WHAT YOU HAVE TO DO
Output each line from the one that contains "On a breakout board, a" to the final line of the data below, exactly, and include nothing else.

[Records contained in a dataset]
------------------------------

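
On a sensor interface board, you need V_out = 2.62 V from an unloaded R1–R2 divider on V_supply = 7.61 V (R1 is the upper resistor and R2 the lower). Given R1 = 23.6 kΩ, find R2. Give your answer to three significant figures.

V_out/V_supply = R2/(R1+R2) = 0.3443.
R2 = R1 · 0.3443/(1 − 0.3443) = 12.39 kΩ.

R2 ≈ 12.4 kΩ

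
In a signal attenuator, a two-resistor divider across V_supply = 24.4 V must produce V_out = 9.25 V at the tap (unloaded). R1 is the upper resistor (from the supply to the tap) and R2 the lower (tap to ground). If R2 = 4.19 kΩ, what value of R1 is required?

R1 ≈ 6.86 kΩ

Required fraction k = V_out/V_supply = 0.3791.
So R1 = R2 · (V_supply/V_out − 1) = 4.19 × (24.4/9.25 − 1) = 4.19 × 1.638 = 6.863 kΩ.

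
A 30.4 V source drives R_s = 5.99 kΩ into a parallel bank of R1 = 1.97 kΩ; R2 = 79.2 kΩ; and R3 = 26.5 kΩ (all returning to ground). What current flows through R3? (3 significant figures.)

Parallel bank: R_p = 1/(1/1.97 + 1/79.2 + 1/26.5) = 1.792 kΩ.
V_A = 30.4 × 1.792/7.782 = 7.001 V.
I(R3) = V_A / R3 = 7.001/26.5 = 0.2642 mA.

I ≈ 0.264 mA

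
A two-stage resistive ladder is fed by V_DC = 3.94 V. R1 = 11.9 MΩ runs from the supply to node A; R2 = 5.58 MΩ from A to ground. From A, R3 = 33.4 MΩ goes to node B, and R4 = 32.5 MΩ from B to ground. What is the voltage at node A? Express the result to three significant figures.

Looking into the second stage from A: R3 + R4 = 65.90 MΩ appears in parallel with R2.
Effective lower resistance at A: R2 ‖ 65.90 = 5.144 MΩ.
V_A = 3.94 × 5.144/(11.9 + 5.144) = 1.189 V.

V_A ≈ 1.19 V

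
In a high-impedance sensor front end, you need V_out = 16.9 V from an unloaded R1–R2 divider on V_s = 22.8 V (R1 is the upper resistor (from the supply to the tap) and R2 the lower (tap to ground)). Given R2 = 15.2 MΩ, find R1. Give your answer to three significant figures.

R1 ≈ 5.31 MΩ

Required fraction k = V_out/V_s = 0.7412.
R1 = R2·(1/k − 1) = 15.2 × 0.3491 = 5.307 MΩ.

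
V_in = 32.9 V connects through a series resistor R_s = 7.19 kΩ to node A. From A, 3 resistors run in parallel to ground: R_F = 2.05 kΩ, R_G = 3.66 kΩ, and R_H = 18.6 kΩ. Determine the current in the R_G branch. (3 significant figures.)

I ≈ 1.31 mA

Parallel bank: R_p = 1/(1/2.05 + 1/3.66 + 1/18.6) = 1.227 kΩ.
V_A = 32.9 × 1.227/8.417 = 4.797 V.
I(R_G) = V_A / R_G = 4.797/3.66 = 1.311 mA.
(Equivalently: I_total = 3.909 mA, then current-divider fraction G_k/ΣG = 0.3353.)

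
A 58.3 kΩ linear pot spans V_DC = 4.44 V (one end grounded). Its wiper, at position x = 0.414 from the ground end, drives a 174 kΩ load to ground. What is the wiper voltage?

V_out ≈ 1.70 V

The pot divides into 34.16 kΩ above the wiper and 24.14 kΩ below.
Lower segment in parallel with the load: 24.14 ‖ 174 = 21.20 kΩ.
Then V_out = V_DC · 21.20/(34.16 + 21.20) = 1.700 V.
(Unloaded: V_out = x·V_DC = 1.84 V.)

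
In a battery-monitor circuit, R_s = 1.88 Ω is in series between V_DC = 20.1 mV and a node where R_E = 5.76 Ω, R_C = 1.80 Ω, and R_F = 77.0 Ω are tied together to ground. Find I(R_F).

Parallel bank: R_p = 1/(1/5.76 + 1/1.80 + 1/77.0) = 1.347 Ω.
V_A by voltage divider: V_A = 20.1 × 1.347/(1.88 + 1.347) = 8.392 mV.
I(R_F) = V_A / R_F = 8.392/77.0 = 0.1090 mA.

I ≈ 0.109 mA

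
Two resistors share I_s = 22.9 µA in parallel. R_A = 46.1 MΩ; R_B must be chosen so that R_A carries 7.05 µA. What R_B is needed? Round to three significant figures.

R_B ≈ 20.5 MΩ

The fraction through R_A equals R_B/(R_A+R_B).
With f = 0.3079, R_B = R_A · f/(1−f) = 46.1 × 0.4448 = 20.51 MΩ.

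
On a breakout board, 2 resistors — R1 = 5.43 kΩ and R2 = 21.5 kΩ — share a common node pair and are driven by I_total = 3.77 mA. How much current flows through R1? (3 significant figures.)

With just two branches, the current splits inversely with resistance.
I(R1) = 3.77 × 21.5/(5.43 + 21.5) = 3.77 × 0.7984 = 3.010 mA.

I ≈ 3.01 mA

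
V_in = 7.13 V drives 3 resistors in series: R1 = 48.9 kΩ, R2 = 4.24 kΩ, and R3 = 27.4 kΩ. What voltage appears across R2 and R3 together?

V ≈ 2.80 V

ΣR = 48.9 + 4.24 + 27.4 = 80.54 kΩ.
R_{R2..R3} = 4.24 + 27.4 = 31.64 kΩ.
V = V_in · R/ΣR = 7.13 × 0.3928 = 2.801 V.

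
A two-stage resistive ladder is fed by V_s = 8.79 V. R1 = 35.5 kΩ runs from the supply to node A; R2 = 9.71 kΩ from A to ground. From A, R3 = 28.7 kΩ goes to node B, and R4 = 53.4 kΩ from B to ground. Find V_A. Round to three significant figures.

V_A ≈ 1.73 V

Looking into the second stage from A: R3 + R4 = 82.10 kΩ appears in parallel with R2.
R2 ‖ (R3+R4) = 8.683 kΩ.
First divider: V_A = V_s · 8.683/(35.5 + 8.683) = 1.727 V.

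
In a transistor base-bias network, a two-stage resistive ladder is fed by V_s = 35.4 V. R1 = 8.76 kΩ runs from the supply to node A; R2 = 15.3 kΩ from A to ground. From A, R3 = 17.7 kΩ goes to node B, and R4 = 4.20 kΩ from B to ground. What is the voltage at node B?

V_B ≈ 3.44 V

Looking into the second stage from A: R3 + R4 = 21.90 kΩ appears in parallel with R2.
Effective lower resistance at A: R2 ‖ 21.90 = 9.007 kΩ.
First divider: V_A = V_s · 9.007/(8.76 + 9.007) = 17.95 V.
V_B = V_A × 0.1918 = 3.442 V.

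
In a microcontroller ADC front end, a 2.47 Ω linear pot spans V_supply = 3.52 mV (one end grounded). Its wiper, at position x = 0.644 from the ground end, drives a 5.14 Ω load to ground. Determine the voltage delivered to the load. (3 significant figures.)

V_out ≈ 2.04 mV

Split the track: R_lower = x·R_p = 1.591 Ω, R_upper = (1−x)·R_p = 0.8793 Ω.
R_L loads the lower segment: effective lower R = 1.215 Ω.
Then V_out = V_supply · 1.215/(0.8793 + 1.215) = 2.042 mV.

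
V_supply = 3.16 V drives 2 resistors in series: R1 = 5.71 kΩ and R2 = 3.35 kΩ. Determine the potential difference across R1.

ΣR = 5.71 + 3.35 = 9.060 kΩ.
By the voltage-divider rule, V = 3.16 × 5.710/9.060 = 1.992 V.

V ≈ 1.99 V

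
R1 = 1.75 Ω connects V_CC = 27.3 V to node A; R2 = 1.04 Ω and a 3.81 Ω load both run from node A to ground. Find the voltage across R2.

V_out ≈ 8.69 V

First combine the lower leg with the load: R2 ‖ R_L = 0.8170 Ω.
Voltage divider with the loaded lower leg: V_out = 27.3 × 0.8170/(1.75 + 0.8170) = 27.3 × 0.3183 = 8.689 V.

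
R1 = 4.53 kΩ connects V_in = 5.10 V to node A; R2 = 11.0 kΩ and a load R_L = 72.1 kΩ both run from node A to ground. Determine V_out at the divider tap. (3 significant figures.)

First combine the lower leg with the load: R2 ‖ R_L = 9.544 kΩ.
Now apply the divider: V_out = 5.10 × 0.6781 = 3.458 V.

V_out ≈ 3.46 V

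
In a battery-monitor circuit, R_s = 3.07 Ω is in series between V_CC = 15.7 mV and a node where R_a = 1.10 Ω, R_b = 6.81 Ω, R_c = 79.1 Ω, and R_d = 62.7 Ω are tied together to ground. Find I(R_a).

I ≈ 3.30 mA

Combine the parallel branches: R_p = (1/1.10 + 1/6.81 + 1/79.1 + 1/62.7)⁻¹ = 0.9221 Ω.
V_A by voltage divider: V_A = 15.7 × 0.9221/(3.07 + 0.9221) = 3.626 mV.
Branch current I = V_A/R_a = 3.626/1.10 = 3.297 mA.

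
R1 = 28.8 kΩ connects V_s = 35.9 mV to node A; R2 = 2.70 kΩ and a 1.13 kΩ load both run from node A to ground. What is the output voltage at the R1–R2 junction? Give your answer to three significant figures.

V_out ≈ 0.966 mV

R2 ‖ R_L = (2.70 × 1.13)/(2.70 + 1.13) = 0.7966 kΩ.
Voltage divider with the loaded lower leg: V_out = 35.9 × 0.7966/(28.8 + 0.7966) = 35.9 × 0.02692 = 0.9663 mV.
(Unloaded it would be 3.08 mV; the load pulls it down.)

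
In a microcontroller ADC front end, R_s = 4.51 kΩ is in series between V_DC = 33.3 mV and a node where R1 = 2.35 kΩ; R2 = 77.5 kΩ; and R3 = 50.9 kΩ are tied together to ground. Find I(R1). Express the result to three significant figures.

I ≈ 4.62 µA

Combine the parallel branches: R_p = (1/2.35 + 1/77.5 + 1/50.9)⁻¹ = 2.183 kΩ.
V_A = 33.3 × 2.183/6.693 = 10.86 mV.
I(R1) = V_A / R1 = 10.86/2.35 = 4.622 µA.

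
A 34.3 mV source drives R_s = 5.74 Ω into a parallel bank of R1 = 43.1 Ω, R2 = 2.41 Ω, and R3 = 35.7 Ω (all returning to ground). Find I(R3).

Combine the parallel branches: R_p = (1/43.1 + 1/2.41 + 1/35.7)⁻¹ = 2.145 Ω.
Node voltage V_A = V_s · R_p/(R_s + R_p) = 34.3 × 0.2721 = 9.332 mV.
I(R3) = V_A / R3 = 9.332/35.7 = 0.2614 mA.

I ≈ 0.261 mA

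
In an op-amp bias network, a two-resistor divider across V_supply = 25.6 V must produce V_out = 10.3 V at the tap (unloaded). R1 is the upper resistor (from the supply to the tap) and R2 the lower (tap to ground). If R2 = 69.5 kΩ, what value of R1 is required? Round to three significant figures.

R1 ≈ 103 kΩ

The divider ratio is R2/(R1+R2) = 10.3/25.6 = 0.4023.
Rearranging, R1 = R2·(1−k)/k = 69.5 × 1.485 = 103.2 kΩ.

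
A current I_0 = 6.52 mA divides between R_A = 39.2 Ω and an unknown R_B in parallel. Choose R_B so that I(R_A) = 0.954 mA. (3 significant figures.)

The fraction through R_A equals R_B/(R_A+R_B).
With f = 0.1463, R_B = R_A · f/(1−f) = 39.2 × 0.1714 = 6.719 Ω.

R_B ≈ 6.72 Ω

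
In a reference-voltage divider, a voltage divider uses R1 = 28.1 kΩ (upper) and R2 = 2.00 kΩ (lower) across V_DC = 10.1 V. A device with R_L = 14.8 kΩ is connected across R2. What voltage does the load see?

V_out ≈ 0.596 V

The load sits in parallel with R2, giving an effective lower resistance R2' = R2·R_L/(R2+R_L) = 1.762 kΩ.
Now apply the divider: V_out = 10.1 × 0.05900 = 0.5959 V.
(Unloaded it would be 0.671 V; the load pulls it down.)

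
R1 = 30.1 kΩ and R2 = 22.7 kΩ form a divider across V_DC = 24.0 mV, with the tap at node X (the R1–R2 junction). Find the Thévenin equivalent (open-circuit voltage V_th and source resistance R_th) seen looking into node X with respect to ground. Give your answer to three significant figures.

V_th ≈ 10.3 mV, R_th ≈ 12.9 kΩ

With X open, the divider is unloaded: V_th = 24.0 × 22.7/52.80 = 10.32 mV.
Looking into X with the source shorted: R_th = R1·R2/(R1+R2) = 30.10 × 22.7/52.80 = 12.94 kΩ.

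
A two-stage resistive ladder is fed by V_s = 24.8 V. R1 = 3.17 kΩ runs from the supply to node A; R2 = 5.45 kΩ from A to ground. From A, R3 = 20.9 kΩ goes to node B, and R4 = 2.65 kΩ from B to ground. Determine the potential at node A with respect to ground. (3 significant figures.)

Looking into the second stage from A: R3 + R4 = 23.55 kΩ appears in parallel with R2.
R2 ‖ (R3+R4) = 4.426 kΩ.
First divider: V_A = V_s · 4.426/(3.17 + 4.426) = 14.45 V.

V_A ≈ 14.5 V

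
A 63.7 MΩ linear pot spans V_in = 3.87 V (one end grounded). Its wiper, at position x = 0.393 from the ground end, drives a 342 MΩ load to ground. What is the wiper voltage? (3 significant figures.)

Split the track: R_lower = x·R_p = 25.03 MΩ, R_upper = (1−x)·R_p = 38.67 MΩ.
(x·R_p) ‖ R_L = 23.33 MΩ.
Then V_out = V_in · 23.33/(38.67 + 23.33) = 1.456 V.

V_out ≈ 1.46 V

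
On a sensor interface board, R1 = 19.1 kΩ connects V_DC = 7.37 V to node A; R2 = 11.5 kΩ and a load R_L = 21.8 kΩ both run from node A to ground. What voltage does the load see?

V_out ≈ 2.08 V

The load sits in parallel with R2, giving an effective lower resistance R2' = R2·R_L/(R2+R_L) = 7.529 kΩ.
Voltage divider with the loaded lower leg: V_out = 7.37 × 7.529/(19.1 + 7.529) = 7.37 × 0.2827 = 2.084 V.
(Unloaded it would be 2.77 V; the load pulls it down.)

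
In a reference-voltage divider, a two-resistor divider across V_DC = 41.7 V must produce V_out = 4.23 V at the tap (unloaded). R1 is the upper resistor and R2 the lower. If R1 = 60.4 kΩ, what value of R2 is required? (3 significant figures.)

R2 ≈ 6.82 kΩ

Required fraction k = V_out/V_DC = 0.1014.
Rearranging, R2 = R1·k/(1−k) = 60.4 × 0.1129 = 6.819 kΩ.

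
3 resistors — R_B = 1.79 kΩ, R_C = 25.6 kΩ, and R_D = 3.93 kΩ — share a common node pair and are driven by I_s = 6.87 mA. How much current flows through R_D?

I ≈ 2.05 mA

Total conductance ΣG = 1/1.79 + 1/25.6 + 1/3.93 = 0.8522 (units of 1/kΩ).
R_D takes the fraction G_k/ΣG = 0.2545/0.8522 = 0.2986, so I = 6.87 × 0.2986 = 2.051 mA.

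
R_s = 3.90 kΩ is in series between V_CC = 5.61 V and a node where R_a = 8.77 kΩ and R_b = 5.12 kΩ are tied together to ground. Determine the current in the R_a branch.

Combine the parallel branches: R_p = (1/8.77 + 1/5.12)⁻¹ = 3.233 kΩ.
Node voltage V_A = V_CC · R_p/(R_s + R_p) = 5.61 × 0.4532 = 2.543 V.
Branch current I = V_A/R_a = 2.543/8.77 = 0.2899 mA.

I ≈ 0.290 mA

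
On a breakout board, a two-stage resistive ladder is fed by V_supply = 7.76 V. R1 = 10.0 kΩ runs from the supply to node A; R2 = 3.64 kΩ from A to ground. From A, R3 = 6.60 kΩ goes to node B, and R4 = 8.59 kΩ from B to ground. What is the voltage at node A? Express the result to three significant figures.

Node A sees R2 in parallel with the series input of stage 2, R3 + R4 = 15.19 kΩ.
R2 ‖ (R3+R4) = 2.936 kΩ.
So V_A = 7.76 × 0.2270 = 1.761 V.

V_A ≈ 1.76 V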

------------------------------

EXERCISE RESPONSE
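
On a breakout board, a two-stage resistive ladder is fed by V_supply = 7.76 V. R1 = 10.0 kΩ runs from the supply to node A; R2 = 3.64 kΩ from A to ground. From A, R3 = 6.60 kΩ goes to node B, and R4 = 8.59 kΩ from B to ground. What is the voltage at node A? Express the result to three significant figures.

Node A sees R2 in parallel with the series input of stage 2, R3 + R4 = 15.19 kΩ.
R2 ‖ (R3+R4) = 2.936 kΩ.
So V_A = 7.76 × 0.2270 = 1.761 V.

V_A ≈ 1.76 V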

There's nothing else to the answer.